(GIVEN RECORDS)
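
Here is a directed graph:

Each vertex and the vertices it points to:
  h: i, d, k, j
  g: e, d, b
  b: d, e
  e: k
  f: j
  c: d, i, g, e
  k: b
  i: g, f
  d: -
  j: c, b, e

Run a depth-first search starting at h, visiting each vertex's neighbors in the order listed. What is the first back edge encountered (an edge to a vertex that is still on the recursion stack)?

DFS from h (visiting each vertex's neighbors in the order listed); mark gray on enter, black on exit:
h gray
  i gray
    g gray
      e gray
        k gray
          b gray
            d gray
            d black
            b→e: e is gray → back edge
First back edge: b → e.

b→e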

==

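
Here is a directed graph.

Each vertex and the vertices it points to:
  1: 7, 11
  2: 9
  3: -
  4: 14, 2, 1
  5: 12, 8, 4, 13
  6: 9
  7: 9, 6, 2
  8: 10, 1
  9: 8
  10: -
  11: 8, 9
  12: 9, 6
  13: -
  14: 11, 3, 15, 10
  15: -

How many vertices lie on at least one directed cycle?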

---

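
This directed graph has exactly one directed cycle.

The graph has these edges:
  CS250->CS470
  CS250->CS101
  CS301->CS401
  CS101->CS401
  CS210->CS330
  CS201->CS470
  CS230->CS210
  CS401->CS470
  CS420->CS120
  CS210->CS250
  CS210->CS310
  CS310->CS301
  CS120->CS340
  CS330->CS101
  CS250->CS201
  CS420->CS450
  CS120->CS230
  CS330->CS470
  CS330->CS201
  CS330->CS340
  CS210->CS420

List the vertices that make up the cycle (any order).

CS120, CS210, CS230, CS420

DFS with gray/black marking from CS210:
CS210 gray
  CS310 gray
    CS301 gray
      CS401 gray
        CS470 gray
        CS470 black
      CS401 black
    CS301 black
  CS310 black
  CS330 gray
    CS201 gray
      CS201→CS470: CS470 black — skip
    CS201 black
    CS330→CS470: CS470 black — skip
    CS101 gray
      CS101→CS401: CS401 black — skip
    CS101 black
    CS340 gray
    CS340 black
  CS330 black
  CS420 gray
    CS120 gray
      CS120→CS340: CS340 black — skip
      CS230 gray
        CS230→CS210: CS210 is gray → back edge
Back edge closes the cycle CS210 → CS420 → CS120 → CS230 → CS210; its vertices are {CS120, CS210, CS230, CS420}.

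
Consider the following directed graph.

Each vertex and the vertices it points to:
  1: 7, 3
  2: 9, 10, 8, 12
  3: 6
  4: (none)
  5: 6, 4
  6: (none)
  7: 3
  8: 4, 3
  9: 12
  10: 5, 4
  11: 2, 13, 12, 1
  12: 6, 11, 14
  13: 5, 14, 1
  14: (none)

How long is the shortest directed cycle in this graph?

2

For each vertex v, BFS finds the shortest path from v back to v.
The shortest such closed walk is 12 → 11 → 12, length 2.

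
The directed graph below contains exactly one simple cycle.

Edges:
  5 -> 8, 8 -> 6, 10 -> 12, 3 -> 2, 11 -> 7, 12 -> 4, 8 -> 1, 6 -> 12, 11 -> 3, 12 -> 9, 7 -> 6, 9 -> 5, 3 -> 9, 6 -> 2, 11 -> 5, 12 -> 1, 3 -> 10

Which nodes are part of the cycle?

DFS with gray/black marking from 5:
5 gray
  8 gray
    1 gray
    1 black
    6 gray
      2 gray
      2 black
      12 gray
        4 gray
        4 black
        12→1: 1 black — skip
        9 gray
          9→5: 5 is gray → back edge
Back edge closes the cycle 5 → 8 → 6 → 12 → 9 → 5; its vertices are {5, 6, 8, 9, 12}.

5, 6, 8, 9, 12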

(EXERCISE INSTRUCTIONS) Whenever "Here" occurs in a line above, copy that line.

(TASK RESULT)
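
Here is a directed graph:
Here is a directed graph.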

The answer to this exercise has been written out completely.